YOUR TASK: Print the full listing exactly.
· · · · ·
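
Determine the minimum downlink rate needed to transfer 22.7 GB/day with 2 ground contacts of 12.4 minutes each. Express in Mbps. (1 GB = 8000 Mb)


total contact time = 2 * 12.4 * 60 = 1488.0000 s
data = 22.7 GB = 181600.0000 Mb
rate = 181600.0000 / 1488.0000 = 122.0430 Mbps

122.0430 Mbps


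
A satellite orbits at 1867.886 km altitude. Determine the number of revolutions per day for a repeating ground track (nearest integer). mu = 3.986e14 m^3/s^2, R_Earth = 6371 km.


r = 8.238886e+06 m
T = 2*pi*sqrt(r^3/mu) = 7442.4163 s = 124.0403 min
revs/day = 1440 / 124.0403 = 11.6091
Rounded: 12 revolutions per day

12 revolutions per day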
· · · · ·
TASK RESULT:
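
Determine the minimum downlink rate needed to transfer 22.7 GB/day with 2 ground contacts of 12.4 minutes each. Express in Mbps. (1 GB = 8000 Mb)


total contact time = 2 * 12.4 * 60 = 1488.0000 s
data = 22.7 GB = 181600.0000 Mb
rate = 181600.0000 / 1488.0000 = 122.0430 Mbps

122.0430 Mbps


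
A satellite orbits at 1867.886 km altitude. Determine the number of revolutions per day for a repeating ground track (nearest integer). mu = 3.986e14 m^3/s^2, R_Earth = 6371 km.


r = 8.238886e+06 m
T = 2*pi*sqrt(r^3/mu) = 7442.4163 s = 124.0403 min
revs/day = 1440 / 124.0403 = 11.6091
Rounded: 12 revolutions per day

12 revolutions per day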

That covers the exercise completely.